*** Opening of Supplied information ***

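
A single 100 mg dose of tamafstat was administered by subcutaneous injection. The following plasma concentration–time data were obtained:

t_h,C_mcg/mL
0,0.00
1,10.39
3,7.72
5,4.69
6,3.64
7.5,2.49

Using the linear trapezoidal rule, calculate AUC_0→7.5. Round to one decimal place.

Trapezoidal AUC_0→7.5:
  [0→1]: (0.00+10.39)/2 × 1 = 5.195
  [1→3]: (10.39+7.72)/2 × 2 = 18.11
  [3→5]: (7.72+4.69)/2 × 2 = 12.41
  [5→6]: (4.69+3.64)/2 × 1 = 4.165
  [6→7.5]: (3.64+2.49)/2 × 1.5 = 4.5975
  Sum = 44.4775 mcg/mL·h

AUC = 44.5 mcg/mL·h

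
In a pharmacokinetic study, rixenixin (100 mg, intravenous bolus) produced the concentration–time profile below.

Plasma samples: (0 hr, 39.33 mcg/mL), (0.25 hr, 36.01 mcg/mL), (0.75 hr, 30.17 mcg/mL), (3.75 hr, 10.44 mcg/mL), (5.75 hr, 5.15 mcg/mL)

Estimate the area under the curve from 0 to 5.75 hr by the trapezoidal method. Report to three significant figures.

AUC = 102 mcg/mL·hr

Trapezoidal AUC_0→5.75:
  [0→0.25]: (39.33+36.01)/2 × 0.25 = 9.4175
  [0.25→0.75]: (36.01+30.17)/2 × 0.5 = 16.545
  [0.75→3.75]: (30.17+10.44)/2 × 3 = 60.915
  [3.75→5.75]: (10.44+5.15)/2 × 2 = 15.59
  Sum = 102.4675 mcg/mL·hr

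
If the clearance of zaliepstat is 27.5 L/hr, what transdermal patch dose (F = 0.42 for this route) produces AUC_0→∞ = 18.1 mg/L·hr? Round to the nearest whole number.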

*** Close of Supplied information ***

* [Exercise brief]:
Repeat the material above exactly, including every line.

* [Exercise result]:
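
A single 100 mg dose of tamafstat was administered by subcutaneous injection. The following plasma concentration–time data were obtained:

t_h,C_mcg/mL
0,0.00
1,10.39
3,7.72
5,4.69
6,3.64
7.5,2.49

Using the linear trapezoidal rule, calculate AUC_0→7.5. Round to one decimal place.

Trapezoidal AUC_0→7.5:
  [0→1]: (0.00+10.39)/2 × 1 = 5.195
  [1→3]: (10.39+7.72)/2 × 2 = 18.11
  [3→5]: (7.72+4.69)/2 × 2 = 12.41
  [5→6]: (4.69+3.64)/2 × 1 = 4.165
  [6→7.5]: (3.64+2.49)/2 × 1.5 = 4.5975
  Sum = 44.4775 mcg/mL·h

AUC = 44.5 mcg/mL·h

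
In a pharmacokinetic study, rixenixin (100 mg, intravenous bolus) produced the concentration–time profile below.

Plasma samples: (0 hr, 39.33 mcg/mL), (0.25 hr, 36.01 mcg/mL), (0.75 hr, 30.17 mcg/mL), (3.75 hr, 10.44 mcg/mL), (5.75 hr, 5.15 mcg/mL)

Estimate the area under the curve from 0 to 5.75 hr by the trapezoidal method. Report to three significant figures.

AUC = 102 mcg/mL·hr

Trapezoidal AUC_0→5.75:
  [0→0.25]: (39.33+36.01)/2 × 0.25 = 9.4175
  [0.25→0.75]: (36.01+30.17)/2 × 0.5 = 16.545
  [0.75→3.75]: (30.17+10.44)/2 × 3 = 60.915
  [3.75→5.75]: (10.44+5.15)/2 × 2 = 15.59
  Sum = 102.4675 mcg/mL·hr

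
If the clearance of zaliepstat is 27.5 L/hr, what transdermal patch dose (F = 0.42 for this route) produces AUC_0→∞ = 18.1 mg/L·hr? Round to the nearest whole number.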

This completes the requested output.